Task directions:
Each entry that appears below should be restated exactly as it is.

--- START ---

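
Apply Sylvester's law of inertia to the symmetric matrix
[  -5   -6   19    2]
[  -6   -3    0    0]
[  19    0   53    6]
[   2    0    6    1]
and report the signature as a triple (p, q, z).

step 0: pivot -5 → sign −
step 1: pivot 21/5 → sign +
step 2: pivot 10/7 → sign +
step 3: pivot 1/5 → sign +
signature = (3, 1, 0)

Answer: (3, 1, 0)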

--- END ---

Solution to this task:
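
Apply Sylvester's law of inertia to the symmetric matrix
[  -5   -6   19    2]
[  -6   -3    0    0]
[  19    0   53    6]
[   2    0    6    1]
and report the signature as a triple (p, q, z).

step 0: pivot -5 → sign −
step 1: pivot 21/5 → sign +
step 2: pivot 10/7 → sign +
step 3: pivot 1/5 → sign +
signature = (3, 1, 0)

Answer: (3, 1, 0)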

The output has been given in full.